THE PROBLEM: Compute how many lines in the entries below contain "right", and output nothing but the number.

◇ ◇ ◇

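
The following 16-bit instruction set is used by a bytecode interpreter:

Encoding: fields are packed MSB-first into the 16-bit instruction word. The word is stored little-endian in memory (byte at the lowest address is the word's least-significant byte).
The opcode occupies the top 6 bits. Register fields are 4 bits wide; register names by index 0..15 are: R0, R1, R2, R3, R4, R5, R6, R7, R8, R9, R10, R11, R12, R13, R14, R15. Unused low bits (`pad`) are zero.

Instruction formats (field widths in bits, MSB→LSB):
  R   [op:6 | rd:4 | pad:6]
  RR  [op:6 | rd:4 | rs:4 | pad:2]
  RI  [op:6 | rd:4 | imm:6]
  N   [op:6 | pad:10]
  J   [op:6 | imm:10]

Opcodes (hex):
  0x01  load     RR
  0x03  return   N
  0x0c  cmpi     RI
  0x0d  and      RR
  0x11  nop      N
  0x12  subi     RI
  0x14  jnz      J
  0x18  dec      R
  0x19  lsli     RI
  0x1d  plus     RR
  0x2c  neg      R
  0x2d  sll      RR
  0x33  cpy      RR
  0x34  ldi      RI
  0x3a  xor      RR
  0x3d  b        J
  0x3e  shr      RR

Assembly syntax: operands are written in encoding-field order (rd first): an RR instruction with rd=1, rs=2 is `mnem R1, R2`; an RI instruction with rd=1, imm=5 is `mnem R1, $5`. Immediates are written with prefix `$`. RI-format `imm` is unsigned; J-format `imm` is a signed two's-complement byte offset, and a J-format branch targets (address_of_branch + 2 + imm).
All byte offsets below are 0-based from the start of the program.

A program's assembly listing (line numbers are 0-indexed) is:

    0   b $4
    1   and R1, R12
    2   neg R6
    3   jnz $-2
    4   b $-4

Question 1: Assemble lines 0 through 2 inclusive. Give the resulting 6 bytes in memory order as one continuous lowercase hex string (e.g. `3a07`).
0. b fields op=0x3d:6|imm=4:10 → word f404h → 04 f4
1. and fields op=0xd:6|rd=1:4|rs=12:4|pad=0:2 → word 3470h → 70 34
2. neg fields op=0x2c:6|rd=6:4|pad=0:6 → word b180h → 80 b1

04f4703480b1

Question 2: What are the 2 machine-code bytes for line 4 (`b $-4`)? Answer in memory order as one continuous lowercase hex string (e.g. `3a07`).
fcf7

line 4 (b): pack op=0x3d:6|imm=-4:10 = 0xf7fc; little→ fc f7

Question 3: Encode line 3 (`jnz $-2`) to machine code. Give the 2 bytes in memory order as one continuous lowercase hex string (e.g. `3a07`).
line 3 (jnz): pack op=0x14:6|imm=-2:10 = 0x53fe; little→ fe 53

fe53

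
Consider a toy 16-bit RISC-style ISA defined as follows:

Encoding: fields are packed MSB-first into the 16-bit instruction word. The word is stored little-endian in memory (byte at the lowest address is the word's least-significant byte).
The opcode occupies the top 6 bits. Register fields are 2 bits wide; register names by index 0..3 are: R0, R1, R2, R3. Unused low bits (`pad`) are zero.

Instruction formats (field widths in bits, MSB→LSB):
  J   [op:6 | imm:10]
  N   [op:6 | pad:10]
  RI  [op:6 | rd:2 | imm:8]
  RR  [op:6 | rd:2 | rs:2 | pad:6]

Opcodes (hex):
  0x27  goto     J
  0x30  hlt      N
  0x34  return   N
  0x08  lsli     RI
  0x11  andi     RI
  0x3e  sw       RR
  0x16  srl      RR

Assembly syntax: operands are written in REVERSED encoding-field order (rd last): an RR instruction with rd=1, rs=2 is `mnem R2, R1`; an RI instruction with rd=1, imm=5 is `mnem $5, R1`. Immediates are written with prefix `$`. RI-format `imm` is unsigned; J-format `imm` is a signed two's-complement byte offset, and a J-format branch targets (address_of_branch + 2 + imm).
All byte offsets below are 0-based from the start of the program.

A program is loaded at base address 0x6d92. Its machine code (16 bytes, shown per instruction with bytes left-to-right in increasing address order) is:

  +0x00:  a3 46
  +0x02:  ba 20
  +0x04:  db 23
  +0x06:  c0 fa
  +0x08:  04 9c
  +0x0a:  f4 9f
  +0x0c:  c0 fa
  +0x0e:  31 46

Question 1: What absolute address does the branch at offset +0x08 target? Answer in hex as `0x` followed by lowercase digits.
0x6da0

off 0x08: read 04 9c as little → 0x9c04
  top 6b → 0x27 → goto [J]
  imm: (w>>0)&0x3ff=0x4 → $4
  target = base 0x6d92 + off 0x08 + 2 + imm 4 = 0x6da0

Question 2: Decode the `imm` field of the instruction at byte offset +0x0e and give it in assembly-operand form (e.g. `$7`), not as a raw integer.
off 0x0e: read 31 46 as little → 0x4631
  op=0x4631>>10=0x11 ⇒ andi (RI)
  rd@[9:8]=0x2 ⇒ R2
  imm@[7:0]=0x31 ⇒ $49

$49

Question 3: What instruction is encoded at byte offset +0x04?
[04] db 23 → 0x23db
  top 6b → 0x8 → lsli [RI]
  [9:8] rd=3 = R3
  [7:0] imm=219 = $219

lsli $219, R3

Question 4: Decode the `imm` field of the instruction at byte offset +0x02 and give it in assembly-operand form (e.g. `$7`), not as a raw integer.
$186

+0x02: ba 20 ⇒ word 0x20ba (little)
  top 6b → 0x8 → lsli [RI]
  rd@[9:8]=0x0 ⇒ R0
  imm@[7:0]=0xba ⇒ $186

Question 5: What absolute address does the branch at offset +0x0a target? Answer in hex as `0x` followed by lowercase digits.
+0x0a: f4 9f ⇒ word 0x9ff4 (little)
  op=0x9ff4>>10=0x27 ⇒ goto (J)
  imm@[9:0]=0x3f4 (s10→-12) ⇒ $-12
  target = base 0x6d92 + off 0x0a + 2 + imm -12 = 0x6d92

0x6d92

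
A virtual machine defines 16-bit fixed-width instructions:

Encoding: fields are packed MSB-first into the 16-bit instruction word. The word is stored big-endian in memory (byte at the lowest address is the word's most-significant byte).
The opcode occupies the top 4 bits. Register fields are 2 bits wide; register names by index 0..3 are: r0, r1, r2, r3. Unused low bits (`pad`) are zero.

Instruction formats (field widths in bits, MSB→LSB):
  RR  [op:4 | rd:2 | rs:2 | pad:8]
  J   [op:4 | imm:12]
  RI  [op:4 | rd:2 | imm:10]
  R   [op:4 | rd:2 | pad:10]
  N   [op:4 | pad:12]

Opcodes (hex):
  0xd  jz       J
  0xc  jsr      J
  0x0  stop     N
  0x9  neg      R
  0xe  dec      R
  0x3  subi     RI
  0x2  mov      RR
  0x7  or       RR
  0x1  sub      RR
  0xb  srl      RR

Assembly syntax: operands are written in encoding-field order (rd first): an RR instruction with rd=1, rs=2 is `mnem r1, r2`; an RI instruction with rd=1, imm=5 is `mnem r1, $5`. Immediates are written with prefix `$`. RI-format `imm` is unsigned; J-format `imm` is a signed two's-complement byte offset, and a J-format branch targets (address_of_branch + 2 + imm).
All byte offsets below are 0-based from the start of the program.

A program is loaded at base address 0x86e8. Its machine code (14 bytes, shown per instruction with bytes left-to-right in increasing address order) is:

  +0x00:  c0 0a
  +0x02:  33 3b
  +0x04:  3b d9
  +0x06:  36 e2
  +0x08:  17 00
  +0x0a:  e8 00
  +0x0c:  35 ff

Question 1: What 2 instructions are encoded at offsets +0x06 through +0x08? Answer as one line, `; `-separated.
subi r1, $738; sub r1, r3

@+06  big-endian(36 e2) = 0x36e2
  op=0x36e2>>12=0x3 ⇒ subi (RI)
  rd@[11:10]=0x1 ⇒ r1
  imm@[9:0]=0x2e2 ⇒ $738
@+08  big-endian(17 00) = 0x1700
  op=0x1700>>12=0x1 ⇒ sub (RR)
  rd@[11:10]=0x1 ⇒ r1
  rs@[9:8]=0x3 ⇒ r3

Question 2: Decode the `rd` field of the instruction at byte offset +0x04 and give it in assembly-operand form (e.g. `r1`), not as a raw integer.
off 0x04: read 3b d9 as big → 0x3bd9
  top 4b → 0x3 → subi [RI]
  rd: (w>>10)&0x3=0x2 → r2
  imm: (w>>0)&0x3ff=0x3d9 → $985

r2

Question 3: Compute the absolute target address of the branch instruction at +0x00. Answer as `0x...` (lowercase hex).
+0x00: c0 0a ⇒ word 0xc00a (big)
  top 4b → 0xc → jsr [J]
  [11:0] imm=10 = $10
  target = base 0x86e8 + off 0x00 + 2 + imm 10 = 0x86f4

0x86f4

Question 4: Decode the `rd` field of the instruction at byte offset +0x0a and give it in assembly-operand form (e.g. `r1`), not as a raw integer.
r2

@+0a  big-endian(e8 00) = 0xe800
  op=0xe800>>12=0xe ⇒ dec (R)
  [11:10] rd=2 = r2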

◇ ◇ ◇

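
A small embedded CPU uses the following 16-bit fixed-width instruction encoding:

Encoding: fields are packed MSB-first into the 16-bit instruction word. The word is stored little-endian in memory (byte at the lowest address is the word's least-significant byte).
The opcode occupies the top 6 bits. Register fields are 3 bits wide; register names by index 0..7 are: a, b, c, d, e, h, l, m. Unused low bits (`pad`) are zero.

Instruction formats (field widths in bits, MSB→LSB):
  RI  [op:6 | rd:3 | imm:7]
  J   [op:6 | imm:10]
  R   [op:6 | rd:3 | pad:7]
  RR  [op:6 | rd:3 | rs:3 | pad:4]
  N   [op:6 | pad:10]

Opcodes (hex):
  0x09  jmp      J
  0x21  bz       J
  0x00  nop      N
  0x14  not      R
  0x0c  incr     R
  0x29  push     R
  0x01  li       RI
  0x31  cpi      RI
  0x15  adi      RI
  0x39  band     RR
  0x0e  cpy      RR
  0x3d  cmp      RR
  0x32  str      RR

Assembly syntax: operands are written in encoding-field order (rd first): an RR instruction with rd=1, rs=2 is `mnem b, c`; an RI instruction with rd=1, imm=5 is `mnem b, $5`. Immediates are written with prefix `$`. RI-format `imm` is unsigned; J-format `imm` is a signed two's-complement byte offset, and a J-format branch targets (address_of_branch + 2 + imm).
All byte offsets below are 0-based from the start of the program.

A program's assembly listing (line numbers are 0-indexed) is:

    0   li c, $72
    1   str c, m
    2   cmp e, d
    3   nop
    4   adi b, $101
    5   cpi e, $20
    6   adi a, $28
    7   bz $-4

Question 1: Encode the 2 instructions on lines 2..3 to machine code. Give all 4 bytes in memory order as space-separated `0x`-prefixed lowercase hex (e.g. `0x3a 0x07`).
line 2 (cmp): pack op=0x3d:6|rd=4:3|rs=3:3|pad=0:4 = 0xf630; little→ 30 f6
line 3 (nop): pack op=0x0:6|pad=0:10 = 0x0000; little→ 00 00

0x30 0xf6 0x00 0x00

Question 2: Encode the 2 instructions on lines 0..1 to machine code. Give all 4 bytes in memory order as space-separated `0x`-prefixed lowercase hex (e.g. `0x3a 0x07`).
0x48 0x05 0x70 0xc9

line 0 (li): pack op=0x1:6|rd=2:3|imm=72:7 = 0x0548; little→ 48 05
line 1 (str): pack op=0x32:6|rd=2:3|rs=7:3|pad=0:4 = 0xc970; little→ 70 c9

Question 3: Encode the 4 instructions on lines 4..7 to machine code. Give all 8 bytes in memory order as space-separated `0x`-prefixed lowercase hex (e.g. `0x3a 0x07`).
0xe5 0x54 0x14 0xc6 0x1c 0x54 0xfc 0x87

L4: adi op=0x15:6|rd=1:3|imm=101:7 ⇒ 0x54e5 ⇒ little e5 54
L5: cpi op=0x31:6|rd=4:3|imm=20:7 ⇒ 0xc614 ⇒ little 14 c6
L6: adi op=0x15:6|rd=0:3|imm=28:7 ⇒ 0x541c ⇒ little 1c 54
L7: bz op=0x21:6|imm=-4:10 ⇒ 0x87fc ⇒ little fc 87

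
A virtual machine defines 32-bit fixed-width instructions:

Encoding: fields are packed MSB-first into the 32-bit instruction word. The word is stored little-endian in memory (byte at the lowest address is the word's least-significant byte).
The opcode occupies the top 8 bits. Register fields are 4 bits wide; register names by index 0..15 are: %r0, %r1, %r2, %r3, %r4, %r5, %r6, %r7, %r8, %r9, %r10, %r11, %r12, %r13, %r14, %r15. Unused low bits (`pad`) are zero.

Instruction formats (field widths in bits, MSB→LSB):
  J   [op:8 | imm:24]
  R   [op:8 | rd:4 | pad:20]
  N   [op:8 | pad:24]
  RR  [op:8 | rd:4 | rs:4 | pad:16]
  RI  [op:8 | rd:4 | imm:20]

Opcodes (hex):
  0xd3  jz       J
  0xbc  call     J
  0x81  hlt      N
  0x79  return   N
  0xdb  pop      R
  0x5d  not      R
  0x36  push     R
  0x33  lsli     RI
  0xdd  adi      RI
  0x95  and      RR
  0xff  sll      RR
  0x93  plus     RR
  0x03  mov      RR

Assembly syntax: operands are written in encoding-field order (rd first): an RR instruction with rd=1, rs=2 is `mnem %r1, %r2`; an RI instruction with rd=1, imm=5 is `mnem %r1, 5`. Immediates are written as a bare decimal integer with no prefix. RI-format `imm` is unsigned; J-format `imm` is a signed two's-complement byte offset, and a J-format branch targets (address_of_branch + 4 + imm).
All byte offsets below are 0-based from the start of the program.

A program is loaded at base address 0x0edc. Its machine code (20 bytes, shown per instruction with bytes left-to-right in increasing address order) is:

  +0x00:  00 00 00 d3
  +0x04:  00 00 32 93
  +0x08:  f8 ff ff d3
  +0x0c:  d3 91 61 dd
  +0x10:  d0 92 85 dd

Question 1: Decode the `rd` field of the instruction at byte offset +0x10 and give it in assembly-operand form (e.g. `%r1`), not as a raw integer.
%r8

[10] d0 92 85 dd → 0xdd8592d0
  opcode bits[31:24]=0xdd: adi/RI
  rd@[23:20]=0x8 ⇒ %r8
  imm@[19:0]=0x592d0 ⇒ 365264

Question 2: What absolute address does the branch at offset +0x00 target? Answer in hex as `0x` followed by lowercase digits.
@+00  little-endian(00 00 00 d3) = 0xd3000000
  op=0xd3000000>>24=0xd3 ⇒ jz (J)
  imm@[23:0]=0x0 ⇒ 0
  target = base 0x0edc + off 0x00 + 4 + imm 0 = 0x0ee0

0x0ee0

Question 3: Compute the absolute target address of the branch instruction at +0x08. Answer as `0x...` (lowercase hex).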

◇ ◇ ◇

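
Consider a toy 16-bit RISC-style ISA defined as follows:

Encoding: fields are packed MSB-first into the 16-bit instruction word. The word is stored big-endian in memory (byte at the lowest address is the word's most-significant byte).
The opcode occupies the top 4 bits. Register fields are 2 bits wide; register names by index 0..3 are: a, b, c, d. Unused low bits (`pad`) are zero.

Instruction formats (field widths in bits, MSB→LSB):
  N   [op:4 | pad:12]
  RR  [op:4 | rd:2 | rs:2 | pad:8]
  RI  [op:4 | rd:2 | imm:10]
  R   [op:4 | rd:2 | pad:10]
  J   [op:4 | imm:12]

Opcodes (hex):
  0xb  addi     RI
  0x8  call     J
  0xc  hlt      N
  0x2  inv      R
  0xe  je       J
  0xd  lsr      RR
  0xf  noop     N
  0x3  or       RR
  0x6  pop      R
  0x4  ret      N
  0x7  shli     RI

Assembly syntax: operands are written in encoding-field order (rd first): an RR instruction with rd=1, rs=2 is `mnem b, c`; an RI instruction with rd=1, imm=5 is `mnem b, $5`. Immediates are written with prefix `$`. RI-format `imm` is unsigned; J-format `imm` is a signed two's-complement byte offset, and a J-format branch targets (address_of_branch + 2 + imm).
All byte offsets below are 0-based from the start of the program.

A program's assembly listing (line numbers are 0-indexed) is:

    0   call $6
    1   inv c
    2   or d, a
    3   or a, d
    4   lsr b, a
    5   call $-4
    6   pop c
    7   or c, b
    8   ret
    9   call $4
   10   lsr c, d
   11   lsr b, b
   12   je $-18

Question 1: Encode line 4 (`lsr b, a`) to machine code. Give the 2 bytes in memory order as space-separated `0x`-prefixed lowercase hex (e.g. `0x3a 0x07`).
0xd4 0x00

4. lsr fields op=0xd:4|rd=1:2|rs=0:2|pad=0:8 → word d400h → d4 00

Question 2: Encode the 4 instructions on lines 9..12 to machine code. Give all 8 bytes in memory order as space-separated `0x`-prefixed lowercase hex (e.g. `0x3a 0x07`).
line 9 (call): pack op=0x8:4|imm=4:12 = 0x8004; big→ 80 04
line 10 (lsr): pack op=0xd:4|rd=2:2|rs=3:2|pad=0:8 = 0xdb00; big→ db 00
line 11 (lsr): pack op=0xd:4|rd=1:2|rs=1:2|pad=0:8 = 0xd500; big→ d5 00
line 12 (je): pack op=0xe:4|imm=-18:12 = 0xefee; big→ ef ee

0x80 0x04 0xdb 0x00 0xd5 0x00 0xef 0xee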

◇ ◇ ◇

WORKED SOLUTION: 3